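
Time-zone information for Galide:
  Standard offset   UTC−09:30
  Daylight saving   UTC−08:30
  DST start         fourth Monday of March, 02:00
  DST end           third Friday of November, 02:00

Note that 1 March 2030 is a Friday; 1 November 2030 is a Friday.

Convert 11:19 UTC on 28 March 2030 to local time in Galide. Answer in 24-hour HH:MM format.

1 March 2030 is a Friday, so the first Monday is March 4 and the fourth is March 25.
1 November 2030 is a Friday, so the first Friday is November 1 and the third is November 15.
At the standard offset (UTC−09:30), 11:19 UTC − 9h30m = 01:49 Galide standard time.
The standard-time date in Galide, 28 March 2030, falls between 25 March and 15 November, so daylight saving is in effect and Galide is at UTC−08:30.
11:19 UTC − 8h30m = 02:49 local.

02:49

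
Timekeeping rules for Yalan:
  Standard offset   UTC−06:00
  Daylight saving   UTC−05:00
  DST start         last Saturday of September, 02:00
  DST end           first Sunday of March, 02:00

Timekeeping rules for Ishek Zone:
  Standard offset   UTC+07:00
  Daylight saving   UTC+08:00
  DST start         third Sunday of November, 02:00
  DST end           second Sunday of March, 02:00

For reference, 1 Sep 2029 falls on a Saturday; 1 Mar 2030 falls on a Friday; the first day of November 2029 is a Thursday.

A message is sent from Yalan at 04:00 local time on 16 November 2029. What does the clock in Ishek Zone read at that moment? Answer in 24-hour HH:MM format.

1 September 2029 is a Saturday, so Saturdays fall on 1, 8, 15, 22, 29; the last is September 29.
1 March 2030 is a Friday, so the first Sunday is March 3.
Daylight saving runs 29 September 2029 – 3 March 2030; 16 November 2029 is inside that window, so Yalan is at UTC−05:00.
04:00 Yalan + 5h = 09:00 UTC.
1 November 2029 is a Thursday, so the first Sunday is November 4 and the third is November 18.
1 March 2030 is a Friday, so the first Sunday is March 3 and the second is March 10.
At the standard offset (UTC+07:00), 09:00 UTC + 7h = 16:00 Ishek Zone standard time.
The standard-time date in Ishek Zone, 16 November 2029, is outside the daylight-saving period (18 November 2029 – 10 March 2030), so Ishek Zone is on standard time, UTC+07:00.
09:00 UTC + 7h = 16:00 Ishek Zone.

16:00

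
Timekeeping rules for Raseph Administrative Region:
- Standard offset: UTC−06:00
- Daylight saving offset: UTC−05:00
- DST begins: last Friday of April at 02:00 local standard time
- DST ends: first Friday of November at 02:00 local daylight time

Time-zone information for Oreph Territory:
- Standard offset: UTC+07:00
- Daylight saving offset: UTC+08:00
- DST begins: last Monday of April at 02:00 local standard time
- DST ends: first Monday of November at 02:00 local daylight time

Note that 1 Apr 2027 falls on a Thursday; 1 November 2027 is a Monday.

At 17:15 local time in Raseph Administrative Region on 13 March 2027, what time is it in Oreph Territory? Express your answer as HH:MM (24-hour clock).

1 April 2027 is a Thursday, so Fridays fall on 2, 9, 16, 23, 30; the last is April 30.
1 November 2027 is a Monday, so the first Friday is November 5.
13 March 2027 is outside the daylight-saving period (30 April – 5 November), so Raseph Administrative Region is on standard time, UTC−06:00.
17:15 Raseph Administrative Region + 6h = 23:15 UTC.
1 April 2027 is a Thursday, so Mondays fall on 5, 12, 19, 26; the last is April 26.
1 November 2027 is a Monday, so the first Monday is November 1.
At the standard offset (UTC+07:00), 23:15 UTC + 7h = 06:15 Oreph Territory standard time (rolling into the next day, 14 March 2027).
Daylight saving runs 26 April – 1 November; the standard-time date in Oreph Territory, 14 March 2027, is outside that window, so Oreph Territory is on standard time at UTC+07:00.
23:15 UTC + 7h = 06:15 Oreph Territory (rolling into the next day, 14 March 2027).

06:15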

::::::

_Your goal_
Send back each record exactly as it stands.

_Solution for this task_
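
Time-zone information for Galide:
  Standard offset   UTC−09:30
  Daylight saving   UTC−08:30
  DST start         fourth Monday of March, 02:00
  DST end           third Friday of November, 02:00

Note that 1 March 2030 is a Friday; 1 November 2030 is a Friday.

Convert 11:19 UTC on 28 March 2030 to local time in Galide. Answer in 24-hour HH:MM format.

1 March 2030 is a Friday, so the first Monday is March 4 and the fourth is March 25.
1 November 2030 is a Friday, so the first Friday is November 1 and the third is November 15.
At the standard offset (UTC−09:30), 11:19 UTC − 9h30m = 01:49 Galide standard time.
The standard-time date in Galide, 28 March 2030, falls between 25 March and 15 November, so daylight saving is in effect and Galide is at UTC−08:30.
11:19 UTC − 8h30m = 02:49 local.

02:49

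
Timekeeping rules for Yalan:
  Standard offset   UTC−06:00
  Daylight saving   UTC−05:00
  DST start         last Saturday of September, 02:00
  DST end           first Sunday of March, 02:00

Timekeeping rules for Ishek Zone:
  Standard offset   UTC+07:00
  Daylight saving   UTC+08:00
  DST start         third Sunday of November, 02:00
  DST end           second Sunday of March, 02:00

For reference, 1 Sep 2029 falls on a Saturday; 1 Mar 2030 falls on a Friday; the first day of November 2029 is a Thursday.

A message is sent from Yalan at 04:00 local time on 16 November 2029. What does the clock in Ishek Zone read at that moment? Answer in 24-hour HH:MM format.

1 September 2029 is a Saturday, so Saturdays fall on 1, 8, 15, 22, 29; the last is September 29.
1 March 2030 is a Friday, so the first Sunday is March 3.
Daylight saving runs 29 September 2029 – 3 March 2030; 16 November 2029 is inside that window, so Yalan is at UTC−05:00.
04:00 Yalan + 5h = 09:00 UTC.
1 November 2029 is a Thursday, so the first Sunday is November 4 and the third is November 18.
1 March 2030 is a Friday, so the first Sunday is March 3 and the second is March 10.
At the standard offset (UTC+07:00), 09:00 UTC + 7h = 16:00 Ishek Zone standard time.
The standard-time date in Ishek Zone, 16 November 2029, is outside the daylight-saving period (18 November 2029 – 10 March 2030), so Ishek Zone is on standard time, UTC+07:00.
09:00 UTC + 7h = 16:00 Ishek Zone.

16:00

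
Timekeeping rules for Raseph Administrative Region:
- Standard offset: UTC−06:00
- Daylight saving offset: UTC−05:00
- DST begins: last Friday of April at 02:00 local standard time
- DST ends: first Friday of November at 02:00 local daylight time

Time-zone information for Oreph Territory:
- Standard offset: UTC+07:00
- Daylight saving offset: UTC+08:00
- DST begins: last Monday of April at 02:00 local standard time
- DST ends: first Monday of November at 02:00 local daylight time

Note that 1 Apr 2027 falls on a Thursday; 1 November 2027 is a Monday.

At 17:15 local time in Raseph Administrative Region on 13 March 2027, what time is it in Oreph Territory? Express your answer as HH:MM (24-hour clock).

1 April 2027 is a Thursday, so Fridays fall on 2, 9, 16, 23, 30; the last is April 30.
1 November 2027 is a Monday, so the first Friday is November 5.
13 March 2027 is outside the daylight-saving period (30 April – 5 November), so Raseph Administrative Region is on standard time, UTC−06:00.
17:15 Raseph Administrative Region + 6h = 23:15 UTC.
1 April 2027 is a Thursday, so Mondays fall on 5, 12, 19, 26; the last is April 26.
1 November 2027 is a Monday, so the first Monday is November 1.
At the standard offset (UTC+07:00), 23:15 UTC + 7h = 06:15 Oreph Territory standard time (rolling into the next day, 14 March 2027).
Daylight saving runs 26 April – 1 November; the standard-time date in Oreph Territory, 14 March 2027, is outside that window, so Oreph Territory is on standard time at UTC+07:00.
23:15 UTC + 7h = 06:15 Oreph Territory (rolling into the next day, 14 March 2027).

06:15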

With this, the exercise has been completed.